WHAT IS REQUIRED>
All of the lines below should be output exactly as shown.

Segment Start: RECORDS FOR THIS EXERCISE

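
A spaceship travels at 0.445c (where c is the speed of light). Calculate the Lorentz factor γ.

v/c = 0.445, so (v/c)² = 0.198025
1 - (v/c)² = 0.801975
γ = 1/√(0.801975) = 1.117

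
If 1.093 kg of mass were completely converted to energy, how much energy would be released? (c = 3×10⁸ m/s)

Using E = mc²:
c² = (3×10⁸)² = 9×10¹⁶ m²/s²
E = 1.093 × 9×10¹⁶ = 9.837×10¹⁶ J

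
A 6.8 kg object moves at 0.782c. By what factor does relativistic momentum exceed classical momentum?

p_rel = γmv, p_class = mv
Ratio = γ = 1/√(1 - 0.782²) = 1.604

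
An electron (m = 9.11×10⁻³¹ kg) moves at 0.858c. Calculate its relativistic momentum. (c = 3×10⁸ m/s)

γ = 1/√(1 - 0.858²) = 1.9469
v = 0.858 × 3×10⁸ = 2.574×10⁸ m/s
p = γmv = 1.9469 × 9.11×10⁻³¹ × 2.574×10⁸ = 4.565×10⁻²² kg·m/s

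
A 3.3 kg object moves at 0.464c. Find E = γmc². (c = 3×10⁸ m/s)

γ = 1/√(1 - 0.464²) = 1.129
mc² = 3.3 × (3×10⁸)² = 2.970×10¹⁷ J
E = γmc² = 1.129 × 2.970×10¹⁷ = 3.353×10¹⁷ J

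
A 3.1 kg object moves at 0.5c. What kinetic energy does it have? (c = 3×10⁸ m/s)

γ = 1/√(1 - 0.5²) = 1.1547
γ - 1 = 0.1547
KE = (γ-1)mc² = 0.1547 × 3.1 × (3×10⁸)² = 4.316×10¹⁶ J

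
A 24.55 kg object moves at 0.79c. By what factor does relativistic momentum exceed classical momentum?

p_rel = γmv, p_class = mv
Ratio = γ = 1/√(1 - 0.79²) = 1.631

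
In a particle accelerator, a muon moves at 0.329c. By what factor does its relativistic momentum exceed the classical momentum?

p_rel = γmv, p_class = mv
Ratio = γ = 1/√(1 - 0.329²)
= 1/√(0.891759) = 1.059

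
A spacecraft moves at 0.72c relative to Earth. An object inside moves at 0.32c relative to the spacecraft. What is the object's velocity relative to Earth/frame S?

u = (u' + v)/(1 + u'v/c²)
Numerator: 0.32 + 0.72 = 1.04
Denominator: 1 + 0.2304 = 1.2304
u = 1.04/1.2304 = 0.8453c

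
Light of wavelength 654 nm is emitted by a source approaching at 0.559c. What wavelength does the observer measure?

β = 0.559
Wavelength Doppler factor = √(0.441/1.559) = √(0.28287) = 0.53186
λ_obs = 654 × 0.53186 = 347.8 nm (blueshift)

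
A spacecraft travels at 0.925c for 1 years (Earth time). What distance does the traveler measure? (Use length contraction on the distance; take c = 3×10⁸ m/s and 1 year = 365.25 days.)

Earth distance: d = v × t = 0.925c × 1 yr = 8.757×10¹⁵ m
γ = 2.632
d' = d/γ = 8.757×10¹⁵/2.632 = 3.327×10¹⁵ m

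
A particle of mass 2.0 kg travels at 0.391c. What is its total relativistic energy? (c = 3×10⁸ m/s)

γ = 1/√(1 - 0.391²) = 1.0865
mc² = 2.0 × (3×10⁸)² = 1.800×10¹⁷ J
E = γmc² = 1.0865 × 1.800×10¹⁷ = 1.956×10¹⁷ J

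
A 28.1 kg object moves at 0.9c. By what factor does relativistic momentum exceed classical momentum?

p_rel = γmv, p_class = mv
Ratio = γ = 1/√(1 - 0.9²) = 2.294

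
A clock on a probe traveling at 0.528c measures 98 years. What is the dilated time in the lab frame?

Proper time Δt₀ = 98 years
γ = 1/√(1 - 0.528²) = 1.178
Δt = γΔt₀ = 1.178 × 98 = 115.4 years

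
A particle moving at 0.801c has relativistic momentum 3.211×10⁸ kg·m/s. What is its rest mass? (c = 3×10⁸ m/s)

γ = 1/√(1 - 0.801²) = 1.6704
v = 0.801 × 3×10⁸ = 2.403×10⁸ m/s
m = p/(γv) = 3.211×10⁸/(1.6704 × 2.403×10⁸) = 0.8000 kg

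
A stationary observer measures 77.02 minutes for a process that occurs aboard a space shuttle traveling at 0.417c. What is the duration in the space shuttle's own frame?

Dilated time Δt = 77.02 minutes
γ = 1/√(1 - 0.417²) = 1.10022
Δt₀ = Δt/γ = 77.02/1.10022 = 70.00 minutes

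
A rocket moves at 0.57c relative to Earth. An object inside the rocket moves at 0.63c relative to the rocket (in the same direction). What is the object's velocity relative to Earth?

u = (u' + v)/(1 + u'v/c²)
Numerator: 0.63 + 0.57 = 1.2
Denominator: 1 + 0.3591 = 1.3591
u = 1.2/1.3591 = 0.8829c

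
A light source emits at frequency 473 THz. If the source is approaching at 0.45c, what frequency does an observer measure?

β = v/c = 0.45
(1+β)/(1-β) = 1.45/0.55 = 2.6364
Doppler factor = √(2.6364) = 1.6237
f_obs = 473 × 1.6237 = 768.0 THz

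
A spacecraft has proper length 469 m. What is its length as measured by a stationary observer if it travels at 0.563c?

Proper length L₀ = 469 m
γ = 1/√(1 - 0.563²) = 1.210
L = L₀/γ = 469/1.210 = 387.6 m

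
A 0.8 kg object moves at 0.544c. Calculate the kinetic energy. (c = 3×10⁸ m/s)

γ = 1/√(1 - 0.544²) = 1.1918
γ - 1 = 0.1918
KE = (γ-1)mc² = 0.1918 × 0.8 × (3×10⁸)² = 1.381×10¹⁶ J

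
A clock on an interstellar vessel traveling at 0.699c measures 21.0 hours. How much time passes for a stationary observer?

Proper time Δt₀ = 21.0 hours
γ = 1/√(1 - 0.699²) = 1.3984
Δt = γΔt₀ = 1.3984 × 21.0 = 29.37 hours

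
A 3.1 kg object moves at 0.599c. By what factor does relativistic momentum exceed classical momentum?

p_rel = γmv, p_class = mv
Ratio = γ = 1/√(1 - 0.599²) = 1.249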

Segment End: RECORDS FOR THIS EXERCISE

RESULT OF THE TASK>
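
A spaceship travels at 0.445c (where c is the speed of light). Calculate the Lorentz factor γ.

v/c = 0.445, so (v/c)² = 0.198025
1 - (v/c)² = 0.801975
γ = 1/√(0.801975) = 1.117

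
If 1.093 kg of mass were completely converted to energy, how much energy would be released? (c = 3×10⁸ m/s)

Using E = mc²:
c² = (3×10⁸)² = 9×10¹⁶ m²/s²
E = 1.093 × 9×10¹⁶ = 9.837×10¹⁶ J

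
A 6.8 kg object moves at 0.782c. By what factor does relativistic momentum exceed classical momentum?

p_rel = γmv, p_class = mv
Ratio = γ = 1/√(1 - 0.782²) = 1.604

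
An electron (m = 9.11×10⁻³¹ kg) moves at 0.858c. Calculate its relativistic momentum. (c = 3×10⁸ m/s)

γ = 1/√(1 - 0.858²) = 1.9469
v = 0.858 × 3×10⁸ = 2.574×10⁸ m/s
p = γmv = 1.9469 × 9.11×10⁻³¹ × 2.574×10⁸ = 4.565×10⁻²² kg·m/s

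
A 3.3 kg object moves at 0.464c. Find E = γmc². (c = 3×10⁸ m/s)

γ = 1/√(1 - 0.464²) = 1.129
mc² = 3.3 × (3×10⁸)² = 2.970×10¹⁷ J
E = γmc² = 1.129 × 2.970×10¹⁷ = 3.353×10¹⁷ J

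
A 3.1 kg object moves at 0.5c. What kinetic energy does it have? (c = 3×10⁸ m/s)

γ = 1/√(1 - 0.5²) = 1.1547
γ - 1 = 0.1547
KE = (γ-1)mc² = 0.1547 × 3.1 × (3×10⁸)² = 4.316×10¹⁶ J

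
A 24.55 kg object moves at 0.79c. By what factor does relativistic momentum exceed classical momentum?

p_rel = γmv, p_class = mv
Ratio = γ = 1/√(1 - 0.79²) = 1.631

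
In a particle accelerator, a muon moves at 0.329c. By what factor does its relativistic momentum exceed the classical momentum?

p_rel = γmv, p_class = mv
Ratio = γ = 1/√(1 - 0.329²)
= 1/√(0.891759) = 1.059

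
A spacecraft moves at 0.72c relative to Earth. An object inside moves at 0.32c relative to the spacecraft. What is the object's velocity relative to Earth/frame S?

u = (u' + v)/(1 + u'v/c²)
Numerator: 0.32 + 0.72 = 1.04
Denominator: 1 + 0.2304 = 1.2304
u = 1.04/1.2304 = 0.8453c

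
Light of wavelength 654 nm is emitted by a source approaching at 0.559c. What wavelength does the observer measure?

β = 0.559
Wavelength Doppler factor = √(0.441/1.559) = √(0.28287) = 0.53186
λ_obs = 654 × 0.53186 = 347.8 nm (blueshift)

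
A spacecraft travels at 0.925c for 1 years (Earth time). What distance does the traveler measure? (Use length contraction on the distance; take c = 3×10⁸ m/s and 1 year = 365.25 days.)

Earth distance: d = v × t = 0.925c × 1 yr = 8.757×10¹⁵ m
γ = 2.632
d' = d/γ = 8.757×10¹⁵/2.632 = 3.327×10¹⁵ m

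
A particle of mass 2.0 kg travels at 0.391c. What is its total relativistic energy? (c = 3×10⁸ m/s)

γ = 1/√(1 - 0.391²) = 1.0865
mc² = 2.0 × (3×10⁸)² = 1.800×10¹⁷ J
E = γmc² = 1.0865 × 1.800×10¹⁷ = 1.956×10¹⁷ J

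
A 28.1 kg object moves at 0.9c. By what factor does relativistic momentum exceed classical momentum?

p_rel = γmv, p_class = mv
Ratio = γ = 1/√(1 - 0.9²) = 2.294

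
A clock on a probe traveling at 0.528c measures 98 years. What is the dilated time in the lab frame?

Proper time Δt₀ = 98 years
γ = 1/√(1 - 0.528²) = 1.178
Δt = γΔt₀ = 1.178 × 98 = 115.4 years

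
A particle moving at 0.801c has relativistic momentum 3.211×10⁸ kg·m/s. What is its rest mass? (c = 3×10⁸ m/s)

γ = 1/√(1 - 0.801²) = 1.6704
v = 0.801 × 3×10⁸ = 2.403×10⁸ m/s
m = p/(γv) = 3.211×10⁸/(1.6704 × 2.403×10⁸) = 0.8000 kg

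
A stationary observer measures 77.02 minutes for a process that occurs aboard a space shuttle traveling at 0.417c. What is the duration in the space shuttle's own frame?

Dilated time Δt = 77.02 minutes
γ = 1/√(1 - 0.417²) = 1.10022
Δt₀ = Δt/γ = 77.02/1.10022 = 70.00 minutes

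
A rocket moves at 0.57c relative to Earth. An object inside the rocket moves at 0.63c relative to the rocket (in the same direction). What is the object's velocity relative to Earth?

u = (u' + v)/(1 + u'v/c²)
Numerator: 0.63 + 0.57 = 1.2
Denominator: 1 + 0.3591 = 1.3591
u = 1.2/1.3591 = 0.8829c

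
A light source emits at frequency 473 THz. If the source is approaching at 0.45c, what frequency does an observer measure?

β = v/c = 0.45
(1+β)/(1-β) = 1.45/0.55 = 2.6364
Doppler factor = √(2.6364) = 1.6237
f_obs = 473 × 1.6237 = 768.0 THz

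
A spacecraft has proper length 469 m. What is its length as measured by a stationary observer if it travels at 0.563c?

Proper length L₀ = 469 m
γ = 1/√(1 - 0.563²) = 1.210
L = L₀/γ = 469/1.210 = 387.6 m

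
A 0.8 kg object moves at 0.544c. Calculate the kinetic energy. (c = 3×10⁸ m/s)

γ = 1/√(1 - 0.544²) = 1.1918
γ - 1 = 0.1918
KE = (γ-1)mc² = 0.1918 × 0.8 × (3×10⁸)² = 1.381×10¹⁶ J

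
A clock on an interstellar vessel traveling at 0.699c measures 21.0 hours. How much time passes for a stationary observer?

Proper time Δt₀ = 21.0 hours
γ = 1/√(1 - 0.699²) = 1.3984
Δt = γΔt₀ = 1.3984 × 21.0 = 29.37 hours

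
A 3.1 kg object moves at 0.599c. By what factor does relativistic momentum exceed classical momentum?

p_rel = γmv, p_class = mv
Ratio = γ = 1/√(1 - 0.599²) = 1.249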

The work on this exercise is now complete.